THE TASK ▸
Pick out each line below containing "declared".
MATERIAL PROVIDED START
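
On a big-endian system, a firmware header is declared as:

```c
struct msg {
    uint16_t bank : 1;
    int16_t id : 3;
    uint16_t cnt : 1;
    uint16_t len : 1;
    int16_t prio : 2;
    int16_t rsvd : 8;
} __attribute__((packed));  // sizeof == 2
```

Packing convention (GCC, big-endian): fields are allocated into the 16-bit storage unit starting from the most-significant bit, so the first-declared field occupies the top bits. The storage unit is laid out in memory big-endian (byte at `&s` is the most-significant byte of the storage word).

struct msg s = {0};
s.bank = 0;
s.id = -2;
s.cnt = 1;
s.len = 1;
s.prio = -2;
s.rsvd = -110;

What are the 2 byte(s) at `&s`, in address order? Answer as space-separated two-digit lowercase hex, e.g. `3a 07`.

6e 92

bank:1 = 0 → 0x0 << 15 → word 0x0000
id:3 = -2 → 0x6 << 12 → word 0x6000
cnt:1 = 1 → 0x1 << 11 → word 0x6800
len:1 = 1 → 0x1 << 10 → word 0x6c00
prio:2 = -2 → 0x2 << 8 → word 0x6e00
rsvd:8 = -110 → 0x92 << 0 → word 0x6e92
word = 0x6e92 → big-endian bytes:
  [0]=0x6e  [1]=0x92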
MATERIAL PROVIDED END
EXERCISE ANSWER ▸
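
On a big-endian system, a firmware header is declared as:
Packing convention (GCC, big-endian): fields are allocated into the 16-bit storage unit starting from the most-significant bit, so the first-declared field occupies the top bits. The storage unit is laid out in memory big-endian (byte at `&s` is the most-significant byte of the storage word).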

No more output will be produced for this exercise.